Instructions to follow =
For the entries below, the expected answer is the line with "1. [order #1] limit_buy(price=101, qty=10)", the line with "6. [order #6] limit_sell(price=102, qty=7)", and every line between them, exactly as written, and nothing more.

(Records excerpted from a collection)

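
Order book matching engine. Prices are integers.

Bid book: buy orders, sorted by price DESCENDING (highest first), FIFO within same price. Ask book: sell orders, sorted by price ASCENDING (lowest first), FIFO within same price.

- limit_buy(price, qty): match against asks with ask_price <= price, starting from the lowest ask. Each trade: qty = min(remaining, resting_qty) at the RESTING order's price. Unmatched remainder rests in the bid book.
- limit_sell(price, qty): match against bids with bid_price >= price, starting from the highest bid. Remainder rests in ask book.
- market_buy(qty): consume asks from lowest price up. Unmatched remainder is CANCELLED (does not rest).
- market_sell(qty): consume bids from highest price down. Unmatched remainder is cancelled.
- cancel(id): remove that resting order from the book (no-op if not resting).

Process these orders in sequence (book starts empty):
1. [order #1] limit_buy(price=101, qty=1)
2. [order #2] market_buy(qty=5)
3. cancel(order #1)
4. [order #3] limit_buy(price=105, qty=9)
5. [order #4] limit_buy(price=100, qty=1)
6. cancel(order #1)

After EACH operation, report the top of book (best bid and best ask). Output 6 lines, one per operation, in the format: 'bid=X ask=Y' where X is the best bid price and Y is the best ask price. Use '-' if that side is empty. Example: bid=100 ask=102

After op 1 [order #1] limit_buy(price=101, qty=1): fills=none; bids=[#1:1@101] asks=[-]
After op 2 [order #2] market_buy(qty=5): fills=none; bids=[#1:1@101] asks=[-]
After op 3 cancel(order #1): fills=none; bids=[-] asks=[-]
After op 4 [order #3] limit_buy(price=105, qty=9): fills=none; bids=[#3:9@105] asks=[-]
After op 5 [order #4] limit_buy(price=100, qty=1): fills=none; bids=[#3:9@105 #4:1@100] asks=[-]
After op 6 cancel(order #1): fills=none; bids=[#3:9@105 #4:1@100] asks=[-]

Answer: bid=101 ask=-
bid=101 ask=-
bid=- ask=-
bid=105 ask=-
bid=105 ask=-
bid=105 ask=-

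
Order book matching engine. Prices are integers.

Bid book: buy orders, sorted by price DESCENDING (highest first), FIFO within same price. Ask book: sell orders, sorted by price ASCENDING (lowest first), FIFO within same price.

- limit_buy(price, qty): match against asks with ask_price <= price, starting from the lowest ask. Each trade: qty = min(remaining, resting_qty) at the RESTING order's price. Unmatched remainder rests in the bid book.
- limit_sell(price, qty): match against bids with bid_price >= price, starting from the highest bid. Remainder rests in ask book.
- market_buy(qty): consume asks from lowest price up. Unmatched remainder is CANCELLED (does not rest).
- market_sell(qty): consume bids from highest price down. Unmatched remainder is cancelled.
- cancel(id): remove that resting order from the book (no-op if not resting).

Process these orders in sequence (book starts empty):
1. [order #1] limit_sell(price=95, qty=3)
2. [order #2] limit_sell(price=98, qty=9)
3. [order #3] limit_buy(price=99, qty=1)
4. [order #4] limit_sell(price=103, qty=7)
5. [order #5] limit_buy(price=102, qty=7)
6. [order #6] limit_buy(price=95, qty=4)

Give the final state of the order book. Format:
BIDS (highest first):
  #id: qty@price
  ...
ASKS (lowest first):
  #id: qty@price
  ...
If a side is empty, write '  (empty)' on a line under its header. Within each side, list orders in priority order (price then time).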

...

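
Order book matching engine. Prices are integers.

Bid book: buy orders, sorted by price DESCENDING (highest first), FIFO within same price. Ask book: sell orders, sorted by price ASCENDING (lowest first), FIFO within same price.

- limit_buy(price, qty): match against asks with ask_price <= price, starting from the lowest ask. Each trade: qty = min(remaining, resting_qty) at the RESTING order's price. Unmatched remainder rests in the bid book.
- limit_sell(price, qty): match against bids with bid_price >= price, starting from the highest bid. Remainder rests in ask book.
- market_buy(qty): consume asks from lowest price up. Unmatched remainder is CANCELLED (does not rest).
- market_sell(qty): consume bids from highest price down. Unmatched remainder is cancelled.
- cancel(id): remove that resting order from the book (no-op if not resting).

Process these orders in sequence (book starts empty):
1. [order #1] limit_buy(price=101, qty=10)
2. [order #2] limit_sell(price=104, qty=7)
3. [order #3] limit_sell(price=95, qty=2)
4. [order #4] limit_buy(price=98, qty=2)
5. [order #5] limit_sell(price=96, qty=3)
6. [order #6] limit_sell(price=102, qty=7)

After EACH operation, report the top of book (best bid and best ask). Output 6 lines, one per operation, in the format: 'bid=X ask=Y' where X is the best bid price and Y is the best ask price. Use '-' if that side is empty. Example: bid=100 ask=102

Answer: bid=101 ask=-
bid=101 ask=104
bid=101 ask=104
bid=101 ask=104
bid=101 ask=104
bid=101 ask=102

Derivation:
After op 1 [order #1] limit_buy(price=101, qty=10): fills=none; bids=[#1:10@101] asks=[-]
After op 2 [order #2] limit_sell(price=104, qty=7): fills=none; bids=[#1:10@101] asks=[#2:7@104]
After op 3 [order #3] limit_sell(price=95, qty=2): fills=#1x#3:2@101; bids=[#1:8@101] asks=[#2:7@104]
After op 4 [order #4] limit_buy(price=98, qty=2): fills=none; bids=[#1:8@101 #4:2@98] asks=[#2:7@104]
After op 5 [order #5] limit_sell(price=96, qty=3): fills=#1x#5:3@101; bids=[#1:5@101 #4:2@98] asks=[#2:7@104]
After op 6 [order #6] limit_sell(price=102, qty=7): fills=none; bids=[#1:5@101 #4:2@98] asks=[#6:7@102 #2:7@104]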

==

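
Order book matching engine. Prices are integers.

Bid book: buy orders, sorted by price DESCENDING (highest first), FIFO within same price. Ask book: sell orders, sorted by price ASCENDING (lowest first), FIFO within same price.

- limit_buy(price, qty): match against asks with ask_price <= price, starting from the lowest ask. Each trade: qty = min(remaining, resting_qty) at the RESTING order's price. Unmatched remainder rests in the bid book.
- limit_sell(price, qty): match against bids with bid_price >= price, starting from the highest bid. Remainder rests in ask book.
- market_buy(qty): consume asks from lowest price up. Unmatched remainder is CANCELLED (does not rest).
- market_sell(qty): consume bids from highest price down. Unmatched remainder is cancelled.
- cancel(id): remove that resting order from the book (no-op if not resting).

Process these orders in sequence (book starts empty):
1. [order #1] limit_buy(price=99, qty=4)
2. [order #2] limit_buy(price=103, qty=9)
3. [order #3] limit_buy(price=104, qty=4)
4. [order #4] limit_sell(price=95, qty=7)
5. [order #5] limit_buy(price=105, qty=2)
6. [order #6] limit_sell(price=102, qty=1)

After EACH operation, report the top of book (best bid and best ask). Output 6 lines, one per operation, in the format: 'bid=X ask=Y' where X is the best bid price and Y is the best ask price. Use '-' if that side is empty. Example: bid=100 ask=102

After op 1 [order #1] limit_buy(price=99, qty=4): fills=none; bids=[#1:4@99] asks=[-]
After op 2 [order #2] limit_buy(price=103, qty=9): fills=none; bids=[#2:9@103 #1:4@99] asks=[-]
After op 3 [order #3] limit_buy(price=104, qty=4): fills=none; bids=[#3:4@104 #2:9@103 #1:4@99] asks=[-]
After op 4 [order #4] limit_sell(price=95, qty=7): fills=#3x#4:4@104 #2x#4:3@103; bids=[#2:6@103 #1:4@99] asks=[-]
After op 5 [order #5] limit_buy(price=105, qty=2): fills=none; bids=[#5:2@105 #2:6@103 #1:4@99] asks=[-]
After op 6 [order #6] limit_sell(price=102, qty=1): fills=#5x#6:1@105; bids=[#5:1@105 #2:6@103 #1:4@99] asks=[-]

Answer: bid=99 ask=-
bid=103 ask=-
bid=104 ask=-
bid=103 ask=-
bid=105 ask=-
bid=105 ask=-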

Result of this task =
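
1. [order #1] limit_buy(price=101, qty=10)
2. [order #2] limit_sell(price=104, qty=7)
3. [order #3] limit_sell(price=95, qty=2)
4. [order #4] limit_buy(price=98, qty=2)
5. [order #5] limit_sell(price=96, qty=3)
6. [order #6] limit_sell(price=102, qty=7)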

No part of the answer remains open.